::: SOURCE RECORDS

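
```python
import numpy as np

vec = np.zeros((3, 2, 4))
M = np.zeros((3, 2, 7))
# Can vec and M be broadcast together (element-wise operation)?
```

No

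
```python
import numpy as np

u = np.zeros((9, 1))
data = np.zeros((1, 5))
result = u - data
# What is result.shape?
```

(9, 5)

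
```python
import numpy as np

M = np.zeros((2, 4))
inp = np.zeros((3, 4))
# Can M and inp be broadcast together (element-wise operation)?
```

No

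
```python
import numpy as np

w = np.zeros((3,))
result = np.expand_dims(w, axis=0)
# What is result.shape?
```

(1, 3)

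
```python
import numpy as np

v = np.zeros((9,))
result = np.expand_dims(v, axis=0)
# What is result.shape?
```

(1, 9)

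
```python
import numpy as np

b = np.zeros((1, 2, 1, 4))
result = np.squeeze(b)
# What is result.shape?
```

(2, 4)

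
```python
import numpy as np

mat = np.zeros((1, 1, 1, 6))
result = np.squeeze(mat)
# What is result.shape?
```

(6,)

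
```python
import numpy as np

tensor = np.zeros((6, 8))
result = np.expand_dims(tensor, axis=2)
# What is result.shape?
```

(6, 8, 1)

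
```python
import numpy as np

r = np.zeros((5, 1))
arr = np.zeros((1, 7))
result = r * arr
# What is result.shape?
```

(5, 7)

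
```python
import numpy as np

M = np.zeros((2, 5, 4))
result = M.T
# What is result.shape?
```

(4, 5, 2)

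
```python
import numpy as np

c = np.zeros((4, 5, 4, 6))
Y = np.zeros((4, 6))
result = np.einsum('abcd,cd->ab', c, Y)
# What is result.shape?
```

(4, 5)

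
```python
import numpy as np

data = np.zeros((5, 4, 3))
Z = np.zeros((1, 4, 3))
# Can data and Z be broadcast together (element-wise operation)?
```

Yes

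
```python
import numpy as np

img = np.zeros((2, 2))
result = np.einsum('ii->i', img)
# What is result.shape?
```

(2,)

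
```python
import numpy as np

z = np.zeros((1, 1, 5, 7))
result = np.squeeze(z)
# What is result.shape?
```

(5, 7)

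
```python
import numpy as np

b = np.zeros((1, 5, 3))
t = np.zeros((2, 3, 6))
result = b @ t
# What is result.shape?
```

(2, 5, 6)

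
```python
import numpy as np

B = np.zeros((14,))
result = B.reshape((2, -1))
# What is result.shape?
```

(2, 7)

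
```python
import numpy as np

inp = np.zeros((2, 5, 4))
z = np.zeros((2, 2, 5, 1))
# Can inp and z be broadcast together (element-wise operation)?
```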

::::::
::: SOURCE RECORDS

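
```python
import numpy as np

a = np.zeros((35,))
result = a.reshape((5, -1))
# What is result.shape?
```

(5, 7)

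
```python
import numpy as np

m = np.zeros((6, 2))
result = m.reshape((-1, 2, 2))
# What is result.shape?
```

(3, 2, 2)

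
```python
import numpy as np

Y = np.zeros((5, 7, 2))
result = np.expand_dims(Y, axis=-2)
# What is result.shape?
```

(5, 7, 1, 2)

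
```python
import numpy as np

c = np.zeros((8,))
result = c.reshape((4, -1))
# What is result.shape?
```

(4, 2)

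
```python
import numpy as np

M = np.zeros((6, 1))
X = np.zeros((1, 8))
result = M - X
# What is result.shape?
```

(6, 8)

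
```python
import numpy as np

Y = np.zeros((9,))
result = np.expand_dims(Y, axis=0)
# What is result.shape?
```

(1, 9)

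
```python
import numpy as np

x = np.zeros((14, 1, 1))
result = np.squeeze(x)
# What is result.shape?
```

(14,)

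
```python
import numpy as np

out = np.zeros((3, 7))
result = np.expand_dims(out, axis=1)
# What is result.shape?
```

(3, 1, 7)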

::::::

**WORK TO BE COMPLETED**
Wherever the string "element" is found in the entries, copy the line it sits in.

**THE ANSWER**
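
# Can vec and M be broadcast together (element-wise operation)?
# Can M and inp be broadcast together (element-wise operation)?
# Can data and Z be broadcast together (element-wise operation)?
# Can inp and z be broadcast together (element-wise operation)?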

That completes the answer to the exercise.